### Stored data:
────────────────────────────────────────

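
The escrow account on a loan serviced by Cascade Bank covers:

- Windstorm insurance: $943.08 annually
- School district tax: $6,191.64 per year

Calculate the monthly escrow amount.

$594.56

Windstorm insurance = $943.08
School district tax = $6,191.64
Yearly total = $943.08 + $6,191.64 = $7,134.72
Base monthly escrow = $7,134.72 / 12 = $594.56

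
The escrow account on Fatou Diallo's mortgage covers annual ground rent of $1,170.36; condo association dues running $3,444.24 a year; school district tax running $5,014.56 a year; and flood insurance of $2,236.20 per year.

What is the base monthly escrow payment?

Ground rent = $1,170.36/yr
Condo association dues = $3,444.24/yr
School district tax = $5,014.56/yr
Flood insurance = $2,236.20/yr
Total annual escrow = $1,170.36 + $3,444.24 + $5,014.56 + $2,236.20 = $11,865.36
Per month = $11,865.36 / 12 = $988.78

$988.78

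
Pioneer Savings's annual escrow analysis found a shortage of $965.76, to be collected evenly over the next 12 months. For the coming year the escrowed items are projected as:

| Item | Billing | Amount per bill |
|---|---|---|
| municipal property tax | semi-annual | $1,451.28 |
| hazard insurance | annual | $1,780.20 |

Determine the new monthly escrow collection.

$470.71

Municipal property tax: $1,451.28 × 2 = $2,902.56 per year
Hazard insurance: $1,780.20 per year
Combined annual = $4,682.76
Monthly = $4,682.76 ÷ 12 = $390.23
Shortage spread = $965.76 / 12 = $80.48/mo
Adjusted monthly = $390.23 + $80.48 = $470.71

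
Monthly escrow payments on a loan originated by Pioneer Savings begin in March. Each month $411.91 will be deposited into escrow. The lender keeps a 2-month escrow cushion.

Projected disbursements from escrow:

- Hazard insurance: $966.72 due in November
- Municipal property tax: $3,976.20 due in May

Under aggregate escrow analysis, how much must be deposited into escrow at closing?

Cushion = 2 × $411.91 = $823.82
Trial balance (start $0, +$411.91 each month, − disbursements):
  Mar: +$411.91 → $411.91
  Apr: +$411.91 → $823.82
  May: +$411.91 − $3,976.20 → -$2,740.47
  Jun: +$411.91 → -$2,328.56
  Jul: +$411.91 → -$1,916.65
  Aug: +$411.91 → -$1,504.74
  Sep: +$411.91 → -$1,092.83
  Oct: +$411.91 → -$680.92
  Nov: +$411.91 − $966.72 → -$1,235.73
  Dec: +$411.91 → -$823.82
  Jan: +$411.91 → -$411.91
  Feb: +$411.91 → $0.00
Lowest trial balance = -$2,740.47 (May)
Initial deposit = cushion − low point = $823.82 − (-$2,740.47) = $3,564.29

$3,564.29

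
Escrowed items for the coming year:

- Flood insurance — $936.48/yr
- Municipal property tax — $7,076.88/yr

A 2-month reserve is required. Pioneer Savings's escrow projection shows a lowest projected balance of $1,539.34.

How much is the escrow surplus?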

────────────────────────────────────────

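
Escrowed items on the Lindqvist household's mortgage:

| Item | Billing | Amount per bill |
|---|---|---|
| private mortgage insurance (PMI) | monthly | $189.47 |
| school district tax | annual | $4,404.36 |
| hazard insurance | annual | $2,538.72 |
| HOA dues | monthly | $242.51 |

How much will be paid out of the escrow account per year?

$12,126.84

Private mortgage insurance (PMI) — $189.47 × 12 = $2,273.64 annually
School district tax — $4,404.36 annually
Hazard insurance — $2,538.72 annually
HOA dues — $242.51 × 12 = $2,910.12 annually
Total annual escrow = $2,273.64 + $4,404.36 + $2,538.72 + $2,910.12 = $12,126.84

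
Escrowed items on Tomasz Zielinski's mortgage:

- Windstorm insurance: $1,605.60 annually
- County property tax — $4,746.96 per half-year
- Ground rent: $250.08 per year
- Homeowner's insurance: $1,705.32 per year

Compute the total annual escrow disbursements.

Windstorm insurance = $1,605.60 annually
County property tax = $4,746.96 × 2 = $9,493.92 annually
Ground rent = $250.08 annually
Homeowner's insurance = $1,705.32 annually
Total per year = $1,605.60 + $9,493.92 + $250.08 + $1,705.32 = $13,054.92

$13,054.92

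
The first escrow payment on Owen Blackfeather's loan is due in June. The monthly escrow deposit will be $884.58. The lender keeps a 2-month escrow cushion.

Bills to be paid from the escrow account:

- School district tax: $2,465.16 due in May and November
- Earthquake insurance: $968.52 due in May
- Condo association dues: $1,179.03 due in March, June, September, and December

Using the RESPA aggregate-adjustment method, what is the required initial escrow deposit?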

────────────────────────────────────────

### WORK INSTRUCTIONS:
Take the records above and return, word for word, only the lines that fall from the line with "- Ground rent: $250.08 per year" to the line with "Bills to be", both of them included.

### WRITTEN SOLUTION:
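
- Ground rent: $250.08 per year
- Homeowner's insurance: $1,705.32 per year

Compute the total annual escrow disbursements.

Windstorm insurance = $1,605.60 annually
County property tax = $4,746.96 × 2 = $9,493.92 annually
Ground rent = $250.08 annually
Homeowner's insurance = $1,705.32 annually
Total per year = $1,605.60 + $9,493.92 + $250.08 + $1,705.32 = $13,054.92

$13,054.92

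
The first escrow payment on Owen Blackfeather's loan is due in June. The monthly escrow deposit will be $884.58. The lender keeps a 2-month escrow cushion.

Bills to be paid from the escrow account: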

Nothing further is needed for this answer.